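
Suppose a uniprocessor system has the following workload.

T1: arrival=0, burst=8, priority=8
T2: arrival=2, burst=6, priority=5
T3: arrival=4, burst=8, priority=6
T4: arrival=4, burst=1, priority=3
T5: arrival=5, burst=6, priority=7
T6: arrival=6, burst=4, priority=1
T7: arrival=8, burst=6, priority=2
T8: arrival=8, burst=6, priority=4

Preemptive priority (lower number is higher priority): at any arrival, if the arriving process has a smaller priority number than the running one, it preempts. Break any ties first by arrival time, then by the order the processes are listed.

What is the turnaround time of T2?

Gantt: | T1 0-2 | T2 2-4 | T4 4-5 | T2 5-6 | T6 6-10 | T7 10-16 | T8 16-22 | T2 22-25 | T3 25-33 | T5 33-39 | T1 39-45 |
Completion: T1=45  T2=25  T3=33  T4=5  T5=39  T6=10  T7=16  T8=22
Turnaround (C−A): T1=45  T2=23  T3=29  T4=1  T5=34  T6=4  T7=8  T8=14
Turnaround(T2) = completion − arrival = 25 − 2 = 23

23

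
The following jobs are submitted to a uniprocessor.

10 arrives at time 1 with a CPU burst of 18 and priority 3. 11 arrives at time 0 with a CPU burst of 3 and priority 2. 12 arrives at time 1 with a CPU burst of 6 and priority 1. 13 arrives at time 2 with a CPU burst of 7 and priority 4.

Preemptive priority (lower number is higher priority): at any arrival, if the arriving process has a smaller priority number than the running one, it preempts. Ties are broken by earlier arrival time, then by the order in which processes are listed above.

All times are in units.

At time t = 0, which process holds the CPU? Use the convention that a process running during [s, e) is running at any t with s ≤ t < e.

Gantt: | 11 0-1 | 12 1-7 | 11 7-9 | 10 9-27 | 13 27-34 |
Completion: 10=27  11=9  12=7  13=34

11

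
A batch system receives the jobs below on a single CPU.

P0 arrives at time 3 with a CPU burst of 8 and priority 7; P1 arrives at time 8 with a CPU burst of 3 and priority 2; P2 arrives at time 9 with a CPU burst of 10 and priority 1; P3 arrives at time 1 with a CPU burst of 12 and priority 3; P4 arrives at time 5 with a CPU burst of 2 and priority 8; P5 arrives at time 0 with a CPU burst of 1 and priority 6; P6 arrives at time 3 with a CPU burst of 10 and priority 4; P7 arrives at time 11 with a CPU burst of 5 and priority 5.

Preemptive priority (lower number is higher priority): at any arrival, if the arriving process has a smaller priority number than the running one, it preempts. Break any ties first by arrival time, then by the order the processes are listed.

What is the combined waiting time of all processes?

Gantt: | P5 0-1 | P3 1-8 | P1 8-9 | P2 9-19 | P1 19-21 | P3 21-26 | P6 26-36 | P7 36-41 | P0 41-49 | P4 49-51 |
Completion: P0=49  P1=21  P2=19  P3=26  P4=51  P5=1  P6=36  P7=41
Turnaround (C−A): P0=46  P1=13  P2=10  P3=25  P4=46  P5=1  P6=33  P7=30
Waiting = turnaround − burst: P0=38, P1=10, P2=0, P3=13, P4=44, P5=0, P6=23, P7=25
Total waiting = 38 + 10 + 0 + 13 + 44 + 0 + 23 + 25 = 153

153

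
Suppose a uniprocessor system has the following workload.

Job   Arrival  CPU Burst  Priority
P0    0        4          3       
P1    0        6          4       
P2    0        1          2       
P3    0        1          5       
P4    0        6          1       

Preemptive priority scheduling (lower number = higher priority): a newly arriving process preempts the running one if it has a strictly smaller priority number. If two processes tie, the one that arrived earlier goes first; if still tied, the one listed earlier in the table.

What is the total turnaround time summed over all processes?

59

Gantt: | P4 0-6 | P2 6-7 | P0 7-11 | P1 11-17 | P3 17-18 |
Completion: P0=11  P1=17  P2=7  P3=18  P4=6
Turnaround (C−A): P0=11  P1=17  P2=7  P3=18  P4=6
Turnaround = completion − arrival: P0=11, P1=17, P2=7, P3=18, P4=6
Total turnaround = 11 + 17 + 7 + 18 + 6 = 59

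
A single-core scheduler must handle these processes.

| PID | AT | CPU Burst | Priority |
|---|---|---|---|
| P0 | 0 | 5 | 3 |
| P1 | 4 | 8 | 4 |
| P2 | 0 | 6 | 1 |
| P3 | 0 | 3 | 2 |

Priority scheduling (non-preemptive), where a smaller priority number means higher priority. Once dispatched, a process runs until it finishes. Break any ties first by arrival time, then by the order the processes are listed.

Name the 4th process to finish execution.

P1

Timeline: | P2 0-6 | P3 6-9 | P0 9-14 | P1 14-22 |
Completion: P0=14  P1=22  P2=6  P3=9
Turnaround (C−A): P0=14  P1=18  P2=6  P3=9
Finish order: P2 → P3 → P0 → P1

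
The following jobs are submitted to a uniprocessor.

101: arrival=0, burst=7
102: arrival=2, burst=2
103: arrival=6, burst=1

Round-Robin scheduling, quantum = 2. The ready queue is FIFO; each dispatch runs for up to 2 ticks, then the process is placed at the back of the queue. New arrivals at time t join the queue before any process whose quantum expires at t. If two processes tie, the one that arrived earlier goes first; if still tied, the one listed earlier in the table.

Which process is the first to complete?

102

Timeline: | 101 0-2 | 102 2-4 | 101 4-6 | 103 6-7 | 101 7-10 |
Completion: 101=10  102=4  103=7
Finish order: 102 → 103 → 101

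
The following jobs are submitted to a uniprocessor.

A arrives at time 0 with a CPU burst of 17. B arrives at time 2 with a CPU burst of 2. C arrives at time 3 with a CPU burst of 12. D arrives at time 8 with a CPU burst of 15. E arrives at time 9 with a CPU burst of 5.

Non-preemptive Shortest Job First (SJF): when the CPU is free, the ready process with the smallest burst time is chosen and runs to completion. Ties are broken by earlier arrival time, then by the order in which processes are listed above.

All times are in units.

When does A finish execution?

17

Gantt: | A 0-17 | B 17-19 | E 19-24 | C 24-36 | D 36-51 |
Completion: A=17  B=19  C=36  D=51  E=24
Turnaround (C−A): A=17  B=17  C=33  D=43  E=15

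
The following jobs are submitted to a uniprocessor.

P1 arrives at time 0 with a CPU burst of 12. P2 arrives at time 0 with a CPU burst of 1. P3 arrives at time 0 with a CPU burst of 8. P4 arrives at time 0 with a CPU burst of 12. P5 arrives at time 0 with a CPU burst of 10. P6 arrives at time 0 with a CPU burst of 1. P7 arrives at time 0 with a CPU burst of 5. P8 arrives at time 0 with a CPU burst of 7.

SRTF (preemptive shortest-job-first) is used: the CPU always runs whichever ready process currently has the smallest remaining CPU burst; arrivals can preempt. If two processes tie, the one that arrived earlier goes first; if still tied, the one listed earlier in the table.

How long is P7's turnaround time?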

...

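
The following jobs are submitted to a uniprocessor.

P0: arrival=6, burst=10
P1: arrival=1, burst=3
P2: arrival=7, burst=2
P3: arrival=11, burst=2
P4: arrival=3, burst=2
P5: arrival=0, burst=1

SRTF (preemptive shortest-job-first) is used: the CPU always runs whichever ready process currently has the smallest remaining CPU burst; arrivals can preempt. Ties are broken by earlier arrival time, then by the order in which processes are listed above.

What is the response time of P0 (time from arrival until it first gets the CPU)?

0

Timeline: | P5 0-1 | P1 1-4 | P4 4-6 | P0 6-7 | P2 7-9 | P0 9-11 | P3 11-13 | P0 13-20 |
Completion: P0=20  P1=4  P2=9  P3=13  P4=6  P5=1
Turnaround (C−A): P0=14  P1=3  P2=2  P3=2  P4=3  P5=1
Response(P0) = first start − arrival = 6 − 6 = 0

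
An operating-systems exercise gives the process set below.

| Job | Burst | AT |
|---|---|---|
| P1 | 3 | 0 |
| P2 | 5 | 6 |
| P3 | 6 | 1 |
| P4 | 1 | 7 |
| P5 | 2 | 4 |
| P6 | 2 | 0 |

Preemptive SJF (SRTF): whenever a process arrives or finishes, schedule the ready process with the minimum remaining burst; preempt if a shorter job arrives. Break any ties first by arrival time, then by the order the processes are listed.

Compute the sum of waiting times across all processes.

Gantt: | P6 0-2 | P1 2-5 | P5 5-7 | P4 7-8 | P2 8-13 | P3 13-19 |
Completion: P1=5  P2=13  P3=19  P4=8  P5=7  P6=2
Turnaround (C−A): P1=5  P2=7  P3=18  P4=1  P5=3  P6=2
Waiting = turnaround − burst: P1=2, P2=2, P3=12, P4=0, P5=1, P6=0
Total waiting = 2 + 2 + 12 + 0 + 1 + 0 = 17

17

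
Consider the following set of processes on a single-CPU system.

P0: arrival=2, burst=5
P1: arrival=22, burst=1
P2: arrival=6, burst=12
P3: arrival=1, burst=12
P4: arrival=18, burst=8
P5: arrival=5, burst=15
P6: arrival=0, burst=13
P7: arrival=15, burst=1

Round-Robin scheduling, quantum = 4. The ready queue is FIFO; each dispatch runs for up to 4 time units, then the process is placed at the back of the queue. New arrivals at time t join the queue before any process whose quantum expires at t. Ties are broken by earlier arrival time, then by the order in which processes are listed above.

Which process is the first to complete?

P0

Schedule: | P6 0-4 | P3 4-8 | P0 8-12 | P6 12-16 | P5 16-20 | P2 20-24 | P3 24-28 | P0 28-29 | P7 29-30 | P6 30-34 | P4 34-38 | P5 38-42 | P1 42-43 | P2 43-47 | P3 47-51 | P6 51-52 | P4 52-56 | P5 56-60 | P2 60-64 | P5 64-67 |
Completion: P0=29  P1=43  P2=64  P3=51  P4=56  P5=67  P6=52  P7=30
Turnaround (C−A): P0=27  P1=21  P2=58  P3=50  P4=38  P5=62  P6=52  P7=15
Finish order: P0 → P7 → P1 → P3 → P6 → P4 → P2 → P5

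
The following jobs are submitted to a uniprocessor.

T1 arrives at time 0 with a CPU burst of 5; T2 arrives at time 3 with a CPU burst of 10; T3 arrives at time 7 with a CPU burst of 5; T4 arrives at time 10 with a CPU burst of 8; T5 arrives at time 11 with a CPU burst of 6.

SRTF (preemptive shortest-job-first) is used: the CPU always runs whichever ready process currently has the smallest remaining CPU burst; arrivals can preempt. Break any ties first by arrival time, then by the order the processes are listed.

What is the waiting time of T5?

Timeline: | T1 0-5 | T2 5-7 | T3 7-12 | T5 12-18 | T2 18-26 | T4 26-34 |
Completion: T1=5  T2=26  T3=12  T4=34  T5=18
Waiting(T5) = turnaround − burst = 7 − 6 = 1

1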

==

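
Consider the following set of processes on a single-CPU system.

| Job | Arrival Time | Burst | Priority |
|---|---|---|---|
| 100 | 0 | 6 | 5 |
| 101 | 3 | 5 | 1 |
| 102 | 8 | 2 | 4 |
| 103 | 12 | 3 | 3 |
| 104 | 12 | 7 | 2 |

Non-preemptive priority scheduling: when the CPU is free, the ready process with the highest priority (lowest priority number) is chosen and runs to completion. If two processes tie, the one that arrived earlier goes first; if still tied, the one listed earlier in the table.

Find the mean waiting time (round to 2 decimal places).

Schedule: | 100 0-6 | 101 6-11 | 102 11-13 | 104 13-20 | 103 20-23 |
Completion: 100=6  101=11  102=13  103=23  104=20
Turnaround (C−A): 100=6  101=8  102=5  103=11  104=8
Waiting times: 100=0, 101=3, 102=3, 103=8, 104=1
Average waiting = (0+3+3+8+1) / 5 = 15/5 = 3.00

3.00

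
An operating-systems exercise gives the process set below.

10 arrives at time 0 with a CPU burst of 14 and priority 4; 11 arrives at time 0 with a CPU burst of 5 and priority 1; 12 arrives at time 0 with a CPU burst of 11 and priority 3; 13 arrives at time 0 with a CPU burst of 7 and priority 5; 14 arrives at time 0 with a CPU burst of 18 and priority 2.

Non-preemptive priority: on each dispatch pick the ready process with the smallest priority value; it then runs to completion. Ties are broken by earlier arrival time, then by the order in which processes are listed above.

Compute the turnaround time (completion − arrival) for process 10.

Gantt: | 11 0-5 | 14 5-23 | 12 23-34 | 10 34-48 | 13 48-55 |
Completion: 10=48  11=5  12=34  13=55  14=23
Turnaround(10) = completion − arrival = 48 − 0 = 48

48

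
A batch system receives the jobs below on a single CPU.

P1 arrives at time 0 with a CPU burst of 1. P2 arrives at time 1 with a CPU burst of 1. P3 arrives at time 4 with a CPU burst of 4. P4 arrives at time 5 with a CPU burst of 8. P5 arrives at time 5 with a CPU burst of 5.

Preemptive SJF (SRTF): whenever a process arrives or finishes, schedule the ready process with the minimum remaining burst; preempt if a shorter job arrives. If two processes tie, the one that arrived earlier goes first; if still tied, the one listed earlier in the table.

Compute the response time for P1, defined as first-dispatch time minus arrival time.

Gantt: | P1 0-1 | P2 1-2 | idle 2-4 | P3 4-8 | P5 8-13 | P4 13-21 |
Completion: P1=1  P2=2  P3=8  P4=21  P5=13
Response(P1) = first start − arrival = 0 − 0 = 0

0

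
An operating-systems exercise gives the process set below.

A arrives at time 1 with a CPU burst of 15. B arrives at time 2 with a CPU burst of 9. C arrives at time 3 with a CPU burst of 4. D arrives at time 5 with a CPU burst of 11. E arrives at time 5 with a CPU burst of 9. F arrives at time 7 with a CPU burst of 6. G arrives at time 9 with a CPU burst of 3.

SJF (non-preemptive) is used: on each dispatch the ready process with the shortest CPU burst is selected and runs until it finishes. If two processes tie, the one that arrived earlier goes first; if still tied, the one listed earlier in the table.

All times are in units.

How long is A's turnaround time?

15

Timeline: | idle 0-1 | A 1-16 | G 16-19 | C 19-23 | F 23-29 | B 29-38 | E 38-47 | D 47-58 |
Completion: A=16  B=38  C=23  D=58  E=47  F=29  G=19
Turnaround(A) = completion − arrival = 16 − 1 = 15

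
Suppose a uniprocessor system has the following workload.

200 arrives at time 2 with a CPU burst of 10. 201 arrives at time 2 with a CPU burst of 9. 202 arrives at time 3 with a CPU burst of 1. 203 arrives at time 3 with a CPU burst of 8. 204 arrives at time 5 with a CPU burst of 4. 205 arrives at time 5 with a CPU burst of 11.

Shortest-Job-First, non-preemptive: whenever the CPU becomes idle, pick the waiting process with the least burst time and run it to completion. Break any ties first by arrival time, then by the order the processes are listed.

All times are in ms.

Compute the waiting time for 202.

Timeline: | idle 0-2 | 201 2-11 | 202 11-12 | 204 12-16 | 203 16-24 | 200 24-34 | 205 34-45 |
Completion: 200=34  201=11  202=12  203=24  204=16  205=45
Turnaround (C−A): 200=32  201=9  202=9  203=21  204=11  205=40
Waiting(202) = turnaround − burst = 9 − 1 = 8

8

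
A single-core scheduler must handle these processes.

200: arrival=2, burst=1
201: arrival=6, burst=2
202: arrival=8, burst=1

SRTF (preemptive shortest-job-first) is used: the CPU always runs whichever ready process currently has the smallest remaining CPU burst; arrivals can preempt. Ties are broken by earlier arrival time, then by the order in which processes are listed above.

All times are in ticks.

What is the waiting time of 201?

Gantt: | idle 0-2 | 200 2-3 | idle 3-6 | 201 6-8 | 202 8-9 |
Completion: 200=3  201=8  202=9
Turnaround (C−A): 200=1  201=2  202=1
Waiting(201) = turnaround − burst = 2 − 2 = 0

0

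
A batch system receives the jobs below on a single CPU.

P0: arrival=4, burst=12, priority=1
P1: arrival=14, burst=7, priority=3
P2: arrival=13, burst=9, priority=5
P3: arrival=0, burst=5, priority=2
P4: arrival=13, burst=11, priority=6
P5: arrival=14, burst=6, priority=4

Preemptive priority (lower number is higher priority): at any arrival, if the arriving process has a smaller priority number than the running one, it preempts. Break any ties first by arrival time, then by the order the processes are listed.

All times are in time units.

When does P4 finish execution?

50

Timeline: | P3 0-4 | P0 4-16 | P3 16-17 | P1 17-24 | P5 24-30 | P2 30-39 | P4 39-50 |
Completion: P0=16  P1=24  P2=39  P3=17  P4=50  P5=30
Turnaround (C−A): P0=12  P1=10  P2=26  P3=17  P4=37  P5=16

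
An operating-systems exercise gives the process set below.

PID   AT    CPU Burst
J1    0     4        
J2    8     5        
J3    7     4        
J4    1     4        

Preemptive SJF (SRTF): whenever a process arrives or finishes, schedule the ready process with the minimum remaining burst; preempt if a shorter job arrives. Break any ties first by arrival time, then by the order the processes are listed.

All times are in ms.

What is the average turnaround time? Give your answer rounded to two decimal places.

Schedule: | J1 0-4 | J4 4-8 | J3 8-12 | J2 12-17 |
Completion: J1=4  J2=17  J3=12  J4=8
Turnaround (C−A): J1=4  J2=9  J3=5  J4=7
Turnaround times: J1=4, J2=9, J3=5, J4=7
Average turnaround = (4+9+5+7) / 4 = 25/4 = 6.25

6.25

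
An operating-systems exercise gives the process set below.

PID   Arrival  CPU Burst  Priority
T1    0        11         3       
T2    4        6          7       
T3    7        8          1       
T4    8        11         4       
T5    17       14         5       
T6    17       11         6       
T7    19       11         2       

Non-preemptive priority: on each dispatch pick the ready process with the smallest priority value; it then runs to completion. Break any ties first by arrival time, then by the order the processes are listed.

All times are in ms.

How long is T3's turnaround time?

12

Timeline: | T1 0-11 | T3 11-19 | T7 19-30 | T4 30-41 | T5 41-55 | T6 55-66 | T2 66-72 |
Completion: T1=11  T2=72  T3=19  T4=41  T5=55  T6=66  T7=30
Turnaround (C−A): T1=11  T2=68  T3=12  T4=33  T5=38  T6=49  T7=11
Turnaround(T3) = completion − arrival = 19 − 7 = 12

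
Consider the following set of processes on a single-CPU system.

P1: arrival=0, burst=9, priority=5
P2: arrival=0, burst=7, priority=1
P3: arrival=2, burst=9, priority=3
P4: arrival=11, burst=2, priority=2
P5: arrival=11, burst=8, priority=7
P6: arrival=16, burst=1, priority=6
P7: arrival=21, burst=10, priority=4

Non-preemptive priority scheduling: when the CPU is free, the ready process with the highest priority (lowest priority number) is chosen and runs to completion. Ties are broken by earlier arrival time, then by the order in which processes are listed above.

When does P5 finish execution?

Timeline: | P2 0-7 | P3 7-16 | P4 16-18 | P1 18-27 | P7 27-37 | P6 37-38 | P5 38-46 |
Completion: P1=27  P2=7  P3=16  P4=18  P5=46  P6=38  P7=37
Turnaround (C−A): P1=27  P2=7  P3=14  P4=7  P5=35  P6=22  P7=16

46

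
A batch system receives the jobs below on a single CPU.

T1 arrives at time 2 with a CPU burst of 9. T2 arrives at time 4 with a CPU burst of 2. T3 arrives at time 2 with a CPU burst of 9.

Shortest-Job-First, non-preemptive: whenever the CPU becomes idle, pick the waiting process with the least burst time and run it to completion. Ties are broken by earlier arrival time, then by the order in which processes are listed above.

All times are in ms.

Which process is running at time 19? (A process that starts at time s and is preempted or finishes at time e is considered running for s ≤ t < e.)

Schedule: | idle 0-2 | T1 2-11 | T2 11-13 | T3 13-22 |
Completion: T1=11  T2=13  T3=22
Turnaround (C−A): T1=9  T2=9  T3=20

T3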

THE PROBLEM: Your answer must be the lines above from the one containing "P3: arrival=0, burst=5, priority=2" to the one containing "P5: arrival=14, burst=6, priority=4", both included, restated word for word.

ANSWER TO THE PROBLEM:
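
P3: arrival=0, burst=5, priority=2
P4: arrival=13, burst=11, priority=6
P5: arrival=14, burst=6, priority=4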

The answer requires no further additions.